[Stored data entries]
********************

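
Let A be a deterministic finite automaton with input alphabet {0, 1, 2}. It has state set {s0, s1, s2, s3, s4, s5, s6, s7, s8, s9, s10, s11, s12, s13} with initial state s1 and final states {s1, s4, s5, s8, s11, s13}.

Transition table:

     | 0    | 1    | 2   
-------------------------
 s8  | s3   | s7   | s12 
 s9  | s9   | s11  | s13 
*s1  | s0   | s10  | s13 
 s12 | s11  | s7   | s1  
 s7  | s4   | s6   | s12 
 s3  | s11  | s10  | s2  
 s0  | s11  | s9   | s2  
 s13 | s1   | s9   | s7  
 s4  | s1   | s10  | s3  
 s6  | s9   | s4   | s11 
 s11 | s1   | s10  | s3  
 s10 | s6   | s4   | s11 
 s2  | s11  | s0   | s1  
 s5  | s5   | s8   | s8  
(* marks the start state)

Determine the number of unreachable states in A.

2

Starting at s1 and following transitions, the reachable set is {s0, s1, s2, s3, s4, s6, s7, s9, s10, s11, s12, s13}. That leaves s5, s8 unreachable — 2 in total.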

********************

**Your assignment:** From the first line to the last, restate the data above exactly.

**Answer space:**
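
Let A be a deterministic finite automaton with input alphabet {0, 1, 2}. It has state set {s0, s1, s2, s3, s4, s5, s6, s7, s8, s9, s10, s11, s12, s13} with initial state s1 and final states {s1, s4, s5, s8, s11, s13}.

Transition table:

     | 0    | 1    | 2   
-------------------------
 s8  | s3   | s7   | s12 
 s9  | s9   | s11  | s13 
*s1  | s0   | s10  | s13 
 s12 | s11  | s7   | s1  
 s7  | s4   | s6   | s12 
 s3  | s11  | s10  | s2  
 s0  | s11  | s9   | s2  
 s13 | s1   | s9   | s7  
 s4  | s1   | s10  | s3  
 s6  | s9   | s4   | s11 
 s11 | s1   | s10  | s3  
 s10 | s6   | s4   | s11 
 s2  | s11  | s0   | s1  
 s5  | s5   | s8   | s8  
(* marks the start state)

Determine the number of unreachable states in A.

2

Starting at s1 and following transitions, the reachable set is {s0, s1, s2, s3, s4, s6, s7, s9, s10, s11, s12, s13}. That leaves s5, s8 unreachable — 2 in total.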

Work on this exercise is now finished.